**Saved entries:**
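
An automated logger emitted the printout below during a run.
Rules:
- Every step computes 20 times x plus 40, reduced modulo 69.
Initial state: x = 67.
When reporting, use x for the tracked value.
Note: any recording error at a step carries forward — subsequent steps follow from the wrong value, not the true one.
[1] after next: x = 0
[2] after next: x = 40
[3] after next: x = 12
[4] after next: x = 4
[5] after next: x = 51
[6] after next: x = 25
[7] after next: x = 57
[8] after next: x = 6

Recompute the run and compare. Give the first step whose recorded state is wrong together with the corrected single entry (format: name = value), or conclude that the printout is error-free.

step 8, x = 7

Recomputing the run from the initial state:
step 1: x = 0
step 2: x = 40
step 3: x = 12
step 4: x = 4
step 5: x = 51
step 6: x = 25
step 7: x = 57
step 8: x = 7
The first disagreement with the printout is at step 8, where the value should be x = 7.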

**Task instructions:**
In the records above, which lines hold the string "after"? Copy each one.

**Solution:**
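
[1] after next: x = 0
[2] after next: x = 40
[3] after next: x = 12
[4] after next: x = 4
[5] after next: x = 51
[6] after next: x = 25
[7] after next: x = 57
[8] after next: x = 6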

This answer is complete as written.